PROBLEM:
In the records below, find the line containing "Initially, Dave was", then reproduce that line and every one after it to the end, exactly and alone.

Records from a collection

□ □ □ □ □

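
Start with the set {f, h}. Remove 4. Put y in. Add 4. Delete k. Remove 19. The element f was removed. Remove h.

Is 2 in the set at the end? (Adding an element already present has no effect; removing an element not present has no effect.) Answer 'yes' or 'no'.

Tracking the set through each operation:
Start: {f, h}
Event 1 (remove 4): not present, no change. Set: {f, h}
Event 2 (add y): added. Set: {f, h, y}
Event 3 (add 4): added. Set: {4, f, h, y}
Event 4 (remove k): not present, no change. Set: {4, f, h, y}
Event 5 (remove 19): not present, no change. Set: {4, f, h, y}
Event 6 (remove f): removed. Set: {4, h, y}
Event 7 (remove h): removed. Set: {4, y}

Final set: {4, y} (size 2)
2 is NOT in the final set.

Answer: no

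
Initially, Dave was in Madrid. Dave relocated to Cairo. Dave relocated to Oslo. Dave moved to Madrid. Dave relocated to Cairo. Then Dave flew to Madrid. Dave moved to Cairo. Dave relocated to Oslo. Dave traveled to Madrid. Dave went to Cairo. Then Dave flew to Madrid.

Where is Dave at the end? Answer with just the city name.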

□ □ □ □ □

WORKED SOLUTION:
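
Initially, Dave was in Madrid. Dave relocated to Cairo. Dave relocated to Oslo. Dave moved to Madrid. Dave relocated to Cairo. Then Dave flew to Madrid. Dave moved to Cairo. Dave relocated to Oslo. Dave traveled to Madrid. Dave went to Cairo. Then Dave flew to Madrid.

Where is Dave at the end? Answer with just the city name.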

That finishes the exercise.